| EXERCISE AIM |
All that should be output is the block of lines below from the line with "# 8: Claremont" to the line with "# 9: Fairview", both included, exactly as written.
[AVAILABLE DATA Boundary: Start]
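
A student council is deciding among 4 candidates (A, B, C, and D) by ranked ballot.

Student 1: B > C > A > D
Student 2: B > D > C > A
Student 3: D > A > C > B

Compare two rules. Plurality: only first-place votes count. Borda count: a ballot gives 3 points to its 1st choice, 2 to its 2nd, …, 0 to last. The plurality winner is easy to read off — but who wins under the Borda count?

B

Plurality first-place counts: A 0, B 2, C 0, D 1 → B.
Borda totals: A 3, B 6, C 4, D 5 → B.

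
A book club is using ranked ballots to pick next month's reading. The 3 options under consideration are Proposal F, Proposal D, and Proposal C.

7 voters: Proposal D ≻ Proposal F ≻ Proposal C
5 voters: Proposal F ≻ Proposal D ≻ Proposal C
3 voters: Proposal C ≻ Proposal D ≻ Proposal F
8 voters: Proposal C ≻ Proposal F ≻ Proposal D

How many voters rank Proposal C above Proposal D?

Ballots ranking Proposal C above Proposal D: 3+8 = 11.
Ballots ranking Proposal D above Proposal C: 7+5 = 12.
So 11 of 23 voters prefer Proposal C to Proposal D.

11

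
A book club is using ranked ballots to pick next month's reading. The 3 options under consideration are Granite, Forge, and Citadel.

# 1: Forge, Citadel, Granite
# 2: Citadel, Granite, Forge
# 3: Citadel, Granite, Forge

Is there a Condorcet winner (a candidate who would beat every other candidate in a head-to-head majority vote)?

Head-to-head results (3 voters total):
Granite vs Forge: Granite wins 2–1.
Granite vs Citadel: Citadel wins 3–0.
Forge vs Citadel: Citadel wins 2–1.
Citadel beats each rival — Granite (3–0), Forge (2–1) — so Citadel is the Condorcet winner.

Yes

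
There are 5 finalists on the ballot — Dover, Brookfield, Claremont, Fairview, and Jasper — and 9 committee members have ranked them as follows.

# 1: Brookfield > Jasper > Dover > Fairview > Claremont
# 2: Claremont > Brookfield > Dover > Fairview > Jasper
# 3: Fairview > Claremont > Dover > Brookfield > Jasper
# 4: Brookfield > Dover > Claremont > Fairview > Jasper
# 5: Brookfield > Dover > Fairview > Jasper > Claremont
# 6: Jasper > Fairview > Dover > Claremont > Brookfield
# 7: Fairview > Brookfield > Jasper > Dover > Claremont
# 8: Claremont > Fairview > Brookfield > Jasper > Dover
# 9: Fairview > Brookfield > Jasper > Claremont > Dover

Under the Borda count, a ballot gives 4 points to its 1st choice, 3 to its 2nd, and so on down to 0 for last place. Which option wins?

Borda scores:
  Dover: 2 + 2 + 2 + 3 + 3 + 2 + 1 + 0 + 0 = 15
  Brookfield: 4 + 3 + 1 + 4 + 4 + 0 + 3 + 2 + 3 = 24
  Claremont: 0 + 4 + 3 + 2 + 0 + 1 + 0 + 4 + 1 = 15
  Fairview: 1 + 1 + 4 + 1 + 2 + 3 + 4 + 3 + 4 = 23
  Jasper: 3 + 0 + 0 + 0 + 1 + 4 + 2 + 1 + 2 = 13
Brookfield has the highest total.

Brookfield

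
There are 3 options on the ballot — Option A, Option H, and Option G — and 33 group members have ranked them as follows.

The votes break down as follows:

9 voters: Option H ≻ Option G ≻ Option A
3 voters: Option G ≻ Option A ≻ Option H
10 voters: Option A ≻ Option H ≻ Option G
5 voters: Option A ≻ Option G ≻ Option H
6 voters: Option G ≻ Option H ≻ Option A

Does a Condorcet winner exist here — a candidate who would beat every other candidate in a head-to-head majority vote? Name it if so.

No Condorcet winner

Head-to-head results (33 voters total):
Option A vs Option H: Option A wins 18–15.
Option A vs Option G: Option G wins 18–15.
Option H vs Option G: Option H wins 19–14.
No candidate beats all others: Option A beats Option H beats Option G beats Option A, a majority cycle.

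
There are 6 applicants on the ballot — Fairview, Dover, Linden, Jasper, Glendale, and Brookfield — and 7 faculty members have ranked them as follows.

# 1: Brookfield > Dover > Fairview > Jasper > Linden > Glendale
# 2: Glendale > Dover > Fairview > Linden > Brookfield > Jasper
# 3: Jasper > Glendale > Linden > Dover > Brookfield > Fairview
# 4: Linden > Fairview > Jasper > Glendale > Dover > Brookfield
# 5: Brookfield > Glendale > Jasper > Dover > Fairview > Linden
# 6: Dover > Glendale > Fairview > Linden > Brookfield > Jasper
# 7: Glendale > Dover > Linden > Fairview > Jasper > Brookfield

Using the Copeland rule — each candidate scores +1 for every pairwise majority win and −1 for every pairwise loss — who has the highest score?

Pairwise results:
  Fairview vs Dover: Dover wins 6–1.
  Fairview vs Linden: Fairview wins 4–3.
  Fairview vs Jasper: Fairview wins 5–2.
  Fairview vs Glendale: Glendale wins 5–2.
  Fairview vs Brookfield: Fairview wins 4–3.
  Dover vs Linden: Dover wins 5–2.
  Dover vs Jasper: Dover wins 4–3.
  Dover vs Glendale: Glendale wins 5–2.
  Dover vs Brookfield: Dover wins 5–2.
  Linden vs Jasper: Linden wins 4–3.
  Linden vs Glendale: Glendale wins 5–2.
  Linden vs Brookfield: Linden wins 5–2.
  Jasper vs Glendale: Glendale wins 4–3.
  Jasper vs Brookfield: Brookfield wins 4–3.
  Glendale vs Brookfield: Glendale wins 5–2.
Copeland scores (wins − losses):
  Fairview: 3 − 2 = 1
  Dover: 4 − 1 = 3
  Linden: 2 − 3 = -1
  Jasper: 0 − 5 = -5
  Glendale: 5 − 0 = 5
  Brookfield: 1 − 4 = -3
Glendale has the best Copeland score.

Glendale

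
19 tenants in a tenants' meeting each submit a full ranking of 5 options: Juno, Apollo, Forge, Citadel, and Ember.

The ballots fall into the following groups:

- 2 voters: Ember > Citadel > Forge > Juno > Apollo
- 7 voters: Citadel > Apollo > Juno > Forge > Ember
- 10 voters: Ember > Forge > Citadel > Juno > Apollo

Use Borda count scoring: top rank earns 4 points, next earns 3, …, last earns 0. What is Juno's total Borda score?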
[AVAILABLE DATA Boundary: End]
[AVAILABLE DATA Boundary: Start]
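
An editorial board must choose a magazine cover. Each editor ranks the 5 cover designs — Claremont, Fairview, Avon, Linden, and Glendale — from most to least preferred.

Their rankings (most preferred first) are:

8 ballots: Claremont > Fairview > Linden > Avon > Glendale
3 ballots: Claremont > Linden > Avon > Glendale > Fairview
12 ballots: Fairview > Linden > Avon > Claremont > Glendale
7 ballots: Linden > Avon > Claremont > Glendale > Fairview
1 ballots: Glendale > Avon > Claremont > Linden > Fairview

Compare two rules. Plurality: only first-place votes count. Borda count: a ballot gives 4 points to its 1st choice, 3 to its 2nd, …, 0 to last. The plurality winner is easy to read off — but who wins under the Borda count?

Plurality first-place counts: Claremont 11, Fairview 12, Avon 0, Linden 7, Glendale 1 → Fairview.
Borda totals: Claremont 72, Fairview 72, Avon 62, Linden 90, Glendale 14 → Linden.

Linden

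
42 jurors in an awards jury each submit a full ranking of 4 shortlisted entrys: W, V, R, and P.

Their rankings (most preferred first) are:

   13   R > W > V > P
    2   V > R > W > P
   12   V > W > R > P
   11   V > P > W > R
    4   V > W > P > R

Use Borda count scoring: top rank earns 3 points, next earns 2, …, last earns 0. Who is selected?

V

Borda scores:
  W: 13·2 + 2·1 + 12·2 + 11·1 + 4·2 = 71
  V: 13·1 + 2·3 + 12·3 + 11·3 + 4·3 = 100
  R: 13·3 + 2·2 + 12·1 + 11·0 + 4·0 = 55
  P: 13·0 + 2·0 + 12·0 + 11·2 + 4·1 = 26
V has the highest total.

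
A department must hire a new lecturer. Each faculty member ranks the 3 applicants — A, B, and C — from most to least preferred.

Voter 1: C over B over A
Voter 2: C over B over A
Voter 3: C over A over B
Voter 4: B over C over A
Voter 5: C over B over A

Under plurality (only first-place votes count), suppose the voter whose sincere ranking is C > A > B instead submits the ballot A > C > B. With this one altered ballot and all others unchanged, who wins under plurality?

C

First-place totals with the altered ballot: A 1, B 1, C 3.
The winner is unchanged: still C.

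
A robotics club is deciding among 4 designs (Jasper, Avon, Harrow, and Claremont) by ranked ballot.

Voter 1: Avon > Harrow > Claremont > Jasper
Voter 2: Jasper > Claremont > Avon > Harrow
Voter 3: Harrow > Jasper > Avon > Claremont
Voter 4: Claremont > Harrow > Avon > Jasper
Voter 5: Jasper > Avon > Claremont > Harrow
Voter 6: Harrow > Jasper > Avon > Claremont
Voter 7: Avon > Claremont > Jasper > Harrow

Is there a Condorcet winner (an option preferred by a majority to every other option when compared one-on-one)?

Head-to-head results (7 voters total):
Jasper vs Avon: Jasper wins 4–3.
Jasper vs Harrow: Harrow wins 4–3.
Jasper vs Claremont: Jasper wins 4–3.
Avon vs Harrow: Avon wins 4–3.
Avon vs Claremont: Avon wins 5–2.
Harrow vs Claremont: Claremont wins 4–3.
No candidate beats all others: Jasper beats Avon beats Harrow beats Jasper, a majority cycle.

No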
[AVAILABLE DATA Boundary: End]
| RESULT |
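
# 8: Claremont > Fairview > Brookfield > Jasper > Dover
# 9: Fairview > Brookfield > Jasper > Claremont > Dover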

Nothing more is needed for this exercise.